• _DIRECTIONS_
Take the lines below between the one holding "5. insert(11)" and the one holding "Reverse linked list: 9", inclusive, and copy them exactly. Add nothing.

::::

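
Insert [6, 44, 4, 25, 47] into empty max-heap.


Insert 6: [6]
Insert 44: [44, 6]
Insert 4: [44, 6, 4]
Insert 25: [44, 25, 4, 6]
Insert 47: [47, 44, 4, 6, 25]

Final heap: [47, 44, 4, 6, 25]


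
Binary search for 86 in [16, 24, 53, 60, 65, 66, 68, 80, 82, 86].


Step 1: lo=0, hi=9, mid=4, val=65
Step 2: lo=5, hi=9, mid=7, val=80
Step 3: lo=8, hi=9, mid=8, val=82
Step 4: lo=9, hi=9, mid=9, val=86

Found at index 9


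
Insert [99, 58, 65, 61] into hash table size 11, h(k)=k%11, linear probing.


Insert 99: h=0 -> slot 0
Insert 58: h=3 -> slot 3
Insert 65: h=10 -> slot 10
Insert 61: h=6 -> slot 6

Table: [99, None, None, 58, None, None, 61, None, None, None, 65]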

::::

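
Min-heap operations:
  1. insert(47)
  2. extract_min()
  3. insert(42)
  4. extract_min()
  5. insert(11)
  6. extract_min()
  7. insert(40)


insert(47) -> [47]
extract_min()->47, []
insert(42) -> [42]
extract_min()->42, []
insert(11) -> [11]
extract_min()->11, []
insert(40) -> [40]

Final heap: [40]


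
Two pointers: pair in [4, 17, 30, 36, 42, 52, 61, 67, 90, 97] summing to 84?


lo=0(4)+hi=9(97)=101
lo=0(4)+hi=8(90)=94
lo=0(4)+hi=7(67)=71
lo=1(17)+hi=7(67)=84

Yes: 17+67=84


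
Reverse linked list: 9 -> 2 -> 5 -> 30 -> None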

::::

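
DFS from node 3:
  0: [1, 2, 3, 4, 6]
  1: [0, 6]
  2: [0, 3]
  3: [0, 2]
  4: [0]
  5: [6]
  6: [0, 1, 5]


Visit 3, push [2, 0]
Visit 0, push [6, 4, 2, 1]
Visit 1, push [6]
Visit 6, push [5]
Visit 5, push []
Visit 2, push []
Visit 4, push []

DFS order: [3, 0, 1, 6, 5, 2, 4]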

::::

• _SOLUTION FOR THIS EXERCISE_
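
  5. insert(11)
  6. extract_min()
  7. insert(40)


insert(47) -> [47]
extract_min()->47, []
insert(42) -> [42]
extract_min()->42, []
insert(11) -> [11]
extract_min()->11, []
insert(40) -> [40]

Final heap: [40]


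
Two pointers: pair in [4, 17, 30, 36, 42, 52, 61, 67, 90, 97] summing to 84?


lo=0(4)+hi=9(97)=101
lo=0(4)+hi=8(90)=94
lo=0(4)+hi=7(67)=71
lo=1(17)+hi=7(67)=84

Yes: 17+67=84


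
Reverse linked list: 9 -> 2 -> 5 -> 30 -> None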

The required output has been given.